-- Assignment --
The entries below are to be printed again word for word.

Stored data

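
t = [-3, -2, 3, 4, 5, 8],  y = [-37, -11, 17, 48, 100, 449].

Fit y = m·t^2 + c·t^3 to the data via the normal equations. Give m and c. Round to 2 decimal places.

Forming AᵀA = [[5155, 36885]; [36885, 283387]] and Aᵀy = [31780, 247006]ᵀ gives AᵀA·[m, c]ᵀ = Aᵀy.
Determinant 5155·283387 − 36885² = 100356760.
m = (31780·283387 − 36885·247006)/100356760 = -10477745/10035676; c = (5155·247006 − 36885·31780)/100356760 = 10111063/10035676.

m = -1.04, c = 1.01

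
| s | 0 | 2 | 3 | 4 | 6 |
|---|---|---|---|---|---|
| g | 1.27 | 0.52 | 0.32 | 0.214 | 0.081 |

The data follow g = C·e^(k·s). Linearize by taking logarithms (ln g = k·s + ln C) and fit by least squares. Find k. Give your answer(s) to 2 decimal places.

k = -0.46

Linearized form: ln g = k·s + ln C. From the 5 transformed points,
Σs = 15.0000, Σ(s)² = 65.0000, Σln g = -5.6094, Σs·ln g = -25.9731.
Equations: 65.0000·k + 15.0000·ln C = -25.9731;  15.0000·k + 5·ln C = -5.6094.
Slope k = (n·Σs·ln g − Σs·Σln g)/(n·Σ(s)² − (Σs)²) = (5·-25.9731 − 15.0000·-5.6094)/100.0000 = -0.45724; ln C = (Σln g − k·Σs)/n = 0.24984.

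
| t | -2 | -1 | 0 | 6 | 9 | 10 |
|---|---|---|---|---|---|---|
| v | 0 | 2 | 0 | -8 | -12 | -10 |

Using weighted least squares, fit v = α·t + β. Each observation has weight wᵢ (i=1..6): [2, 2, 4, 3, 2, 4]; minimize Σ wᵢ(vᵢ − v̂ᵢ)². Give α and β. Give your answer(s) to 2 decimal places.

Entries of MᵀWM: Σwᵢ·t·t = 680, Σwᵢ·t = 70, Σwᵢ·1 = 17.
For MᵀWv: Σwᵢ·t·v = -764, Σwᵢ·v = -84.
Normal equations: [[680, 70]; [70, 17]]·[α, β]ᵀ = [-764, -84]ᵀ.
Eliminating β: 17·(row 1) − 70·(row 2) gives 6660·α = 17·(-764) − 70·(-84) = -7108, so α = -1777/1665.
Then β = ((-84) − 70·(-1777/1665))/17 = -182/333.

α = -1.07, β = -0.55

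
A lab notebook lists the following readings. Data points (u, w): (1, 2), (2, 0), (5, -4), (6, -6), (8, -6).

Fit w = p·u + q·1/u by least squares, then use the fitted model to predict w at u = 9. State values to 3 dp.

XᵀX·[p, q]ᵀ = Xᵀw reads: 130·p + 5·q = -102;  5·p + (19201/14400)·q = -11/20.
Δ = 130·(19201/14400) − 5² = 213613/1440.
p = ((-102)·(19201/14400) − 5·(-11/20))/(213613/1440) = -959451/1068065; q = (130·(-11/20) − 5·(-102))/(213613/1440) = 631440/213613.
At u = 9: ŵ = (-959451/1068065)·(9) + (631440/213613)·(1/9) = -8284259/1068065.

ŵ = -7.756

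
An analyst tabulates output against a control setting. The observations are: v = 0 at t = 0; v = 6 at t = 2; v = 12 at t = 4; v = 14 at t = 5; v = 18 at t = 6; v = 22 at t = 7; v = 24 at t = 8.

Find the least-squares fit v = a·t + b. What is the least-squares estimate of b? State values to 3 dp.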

-- Exercise answer --
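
t = [-3, -2, 3, 4, 5, 8],  y = [-37, -11, 17, 48, 100, 449].

Fit y = m·t^2 + c·t^3 to the data via the normal equations. Give m and c. Round to 2 decimal places.

Forming AᵀA = [[5155, 36885]; [36885, 283387]] and Aᵀy = [31780, 247006]ᵀ gives AᵀA·[m, c]ᵀ = Aᵀy.
Determinant 5155·283387 − 36885² = 100356760.
m = (31780·283387 − 36885·247006)/100356760 = -10477745/10035676; c = (5155·247006 − 36885·31780)/100356760 = 10111063/10035676.

m = -1.04, c = 1.01

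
| s | 0 | 2 | 3 | 4 | 6 |
|---|---|---|---|---|---|
| g | 1.27 | 0.52 | 0.32 | 0.214 | 0.081 |

The data follow g = C·e^(k·s). Linearize by taking logarithms (ln g = k·s + ln C) and fit by least squares. Find k. Give your answer(s) to 2 decimal places.

k = -0.46

Linearized form: ln g = k·s + ln C. From the 5 transformed points,
Σs = 15.0000, Σ(s)² = 65.0000, Σln g = -5.6094, Σs·ln g = -25.9731.
Equations: 65.0000·k + 15.0000·ln C = -25.9731;  15.0000·k + 5·ln C = -5.6094.
Slope k = (n·Σs·ln g − Σs·Σln g)/(n·Σ(s)² − (Σs)²) = (5·-25.9731 − 15.0000·-5.6094)/100.0000 = -0.45724; ln C = (Σln g − k·Σs)/n = 0.24984.

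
| t | -2 | -1 | 0 | 6 | 9 | 10 |
|---|---|---|---|---|---|---|
| v | 0 | 2 | 0 | -8 | -12 | -10 |

Using weighted least squares, fit v = α·t + β. Each observation has weight wᵢ (i=1..6): [2, 2, 4, 3, 2, 4]; minimize Σ wᵢ(vᵢ − v̂ᵢ)². Give α and β. Give your answer(s) to 2 decimal places.

Entries of MᵀWM: Σwᵢ·t·t = 680, Σwᵢ·t = 70, Σwᵢ·1 = 17.
For MᵀWv: Σwᵢ·t·v = -764, Σwᵢ·v = -84.
Normal equations: [[680, 70]; [70, 17]]·[α, β]ᵀ = [-764, -84]ᵀ.
Eliminating β: 17·(row 1) − 70·(row 2) gives 6660·α = 17·(-764) − 70·(-84) = -7108, so α = -1777/1665.
Then β = ((-84) − 70·(-1777/1665))/17 = -182/333.

α = -1.07, β = -0.55

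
A lab notebook lists the following readings. Data points (u, w): (1, 2), (2, 0), (5, -4), (6, -6), (8, -6).

Fit w = p·u + q·1/u by least squares, then use the fitted model to predict w at u = 9. State values to 3 dp.

XᵀX·[p, q]ᵀ = Xᵀw reads: 130·p + 5·q = -102;  5·p + (19201/14400)·q = -11/20.
Δ = 130·(19201/14400) − 5² = 213613/1440.
p = ((-102)·(19201/14400) − 5·(-11/20))/(213613/1440) = -959451/1068065; q = (130·(-11/20) − 5·(-102))/(213613/1440) = 631440/213613.
At u = 9: ŵ = (-959451/1068065)·(9) + (631440/213613)·(1/9) = -8284259/1068065.

ŵ = -7.756

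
An analyst tabulates output against a control setting. The observations are: v = 0 at t = 0; v = 6 at t = 2; v = 12 at t = 4; v = 14 at t = 5; v = 18 at t = 6; v = 22 at t = 7; v = 24 at t = 8.

Find the least-squares fit v = a·t + b. What is the least-squares estimate of b? State values to 3 dp.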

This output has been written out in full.